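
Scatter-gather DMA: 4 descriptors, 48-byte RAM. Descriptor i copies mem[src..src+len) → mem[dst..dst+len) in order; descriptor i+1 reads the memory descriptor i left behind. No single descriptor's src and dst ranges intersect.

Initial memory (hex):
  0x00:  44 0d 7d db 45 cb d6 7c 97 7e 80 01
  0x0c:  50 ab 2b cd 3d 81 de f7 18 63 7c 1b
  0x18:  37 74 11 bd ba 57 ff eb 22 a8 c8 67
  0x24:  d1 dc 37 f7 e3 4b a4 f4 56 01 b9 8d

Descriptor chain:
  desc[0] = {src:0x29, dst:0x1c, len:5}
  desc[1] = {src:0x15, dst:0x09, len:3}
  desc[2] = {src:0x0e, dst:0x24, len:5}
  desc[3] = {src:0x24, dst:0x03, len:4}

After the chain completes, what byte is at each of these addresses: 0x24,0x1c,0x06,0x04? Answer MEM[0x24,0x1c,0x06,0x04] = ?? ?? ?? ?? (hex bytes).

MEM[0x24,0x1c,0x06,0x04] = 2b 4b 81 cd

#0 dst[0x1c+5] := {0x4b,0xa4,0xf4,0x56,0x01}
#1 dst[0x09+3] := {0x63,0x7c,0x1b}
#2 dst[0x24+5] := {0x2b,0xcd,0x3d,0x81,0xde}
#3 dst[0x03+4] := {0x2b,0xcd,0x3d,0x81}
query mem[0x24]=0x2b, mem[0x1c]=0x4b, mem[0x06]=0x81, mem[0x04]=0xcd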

════════════════════

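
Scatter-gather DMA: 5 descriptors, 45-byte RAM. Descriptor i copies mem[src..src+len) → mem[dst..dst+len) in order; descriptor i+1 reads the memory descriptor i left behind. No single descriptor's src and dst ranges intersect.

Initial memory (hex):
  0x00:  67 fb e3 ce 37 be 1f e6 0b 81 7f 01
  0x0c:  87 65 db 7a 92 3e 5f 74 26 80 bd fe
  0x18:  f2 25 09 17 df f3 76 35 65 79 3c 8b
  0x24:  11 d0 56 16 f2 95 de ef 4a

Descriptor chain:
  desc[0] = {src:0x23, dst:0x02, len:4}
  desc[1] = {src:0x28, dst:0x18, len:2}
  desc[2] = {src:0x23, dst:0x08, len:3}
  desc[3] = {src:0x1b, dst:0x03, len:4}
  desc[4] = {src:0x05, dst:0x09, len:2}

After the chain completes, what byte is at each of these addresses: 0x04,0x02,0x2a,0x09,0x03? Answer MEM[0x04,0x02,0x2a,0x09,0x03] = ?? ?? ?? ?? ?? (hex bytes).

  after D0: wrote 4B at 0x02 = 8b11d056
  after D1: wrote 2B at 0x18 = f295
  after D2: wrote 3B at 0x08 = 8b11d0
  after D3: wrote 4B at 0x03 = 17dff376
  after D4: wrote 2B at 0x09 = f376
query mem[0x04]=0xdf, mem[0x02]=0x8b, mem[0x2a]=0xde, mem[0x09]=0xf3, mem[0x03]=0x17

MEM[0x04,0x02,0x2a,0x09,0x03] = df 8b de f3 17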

════════════════════

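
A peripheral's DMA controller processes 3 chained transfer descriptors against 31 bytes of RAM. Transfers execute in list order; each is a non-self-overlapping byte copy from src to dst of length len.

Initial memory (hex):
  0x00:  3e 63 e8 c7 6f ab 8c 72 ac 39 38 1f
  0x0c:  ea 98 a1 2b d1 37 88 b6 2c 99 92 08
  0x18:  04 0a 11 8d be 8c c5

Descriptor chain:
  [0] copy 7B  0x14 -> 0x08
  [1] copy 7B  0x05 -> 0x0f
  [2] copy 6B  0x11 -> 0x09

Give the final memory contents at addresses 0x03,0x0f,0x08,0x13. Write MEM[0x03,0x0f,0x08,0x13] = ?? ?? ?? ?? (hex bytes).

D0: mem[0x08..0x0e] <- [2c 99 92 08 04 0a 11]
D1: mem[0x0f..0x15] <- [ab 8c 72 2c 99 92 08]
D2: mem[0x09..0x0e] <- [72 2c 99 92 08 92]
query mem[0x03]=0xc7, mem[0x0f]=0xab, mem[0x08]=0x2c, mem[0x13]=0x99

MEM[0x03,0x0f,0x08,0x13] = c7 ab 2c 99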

════════════════════

» **Exercise aim**
In the listing above, how many of the lines include "ranges"? Give only the figure.

» **Response below**
2